▶ **WHAT YOU WILL DO**: Copy, from the material below, every line in which the word "edges" can be found.
[Opening TASK INPUT section]
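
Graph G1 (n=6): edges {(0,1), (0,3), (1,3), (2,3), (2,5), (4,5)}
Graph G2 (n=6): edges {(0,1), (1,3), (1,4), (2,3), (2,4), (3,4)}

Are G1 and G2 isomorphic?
No, not isomorphic

The graphs are NOT isomorphic.

Connected components of G1: 1 component(s) with vertex sets [[0, 1, 2, 3, 4, 5]], sizes [6].
Connected components of G2: 2 component(s) with vertex sets [[5], [0, 1, 2, 3, 4]], sizes [1, 5].
The number of connected components (and the multiset of component sizes) is an isomorphism invariant — an isomorphism maps each component of G1 bijectively onto a component of G2. Since G1 has 1 component(s) and G2 has 2, they cannot be isomorphic.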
[Closing TASK INPUT section]
▶ **WRITTEN RESPONSE**:
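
Graph G1 (n=6): edges {(0,1), (0,3), (1,3), (2,3), (2,5), (4,5)}
Graph G2 (n=6): edges {(0,1), (1,3), (1,4), (2,3), (2,4), (3,4)}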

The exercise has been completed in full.